(Saved entries)
+ + + + +

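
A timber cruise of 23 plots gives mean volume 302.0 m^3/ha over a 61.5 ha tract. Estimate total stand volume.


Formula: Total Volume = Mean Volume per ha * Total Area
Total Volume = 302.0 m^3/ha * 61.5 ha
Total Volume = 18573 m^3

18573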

+ + + + +

## Exercise objective
Transcribe the data above so that every line matches exactly.

## Solution
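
A timber cruise of 23 plots gives mean volume 302.0 m^3/ha over a 61.5 ha tract. Estimate total stand volume.


Formula: Total Volume = Mean Volume per ha * Total Area
Total Volume = 302.0 m^3/ha * 61.5 ha
Total Volume = 18573 m^3

18573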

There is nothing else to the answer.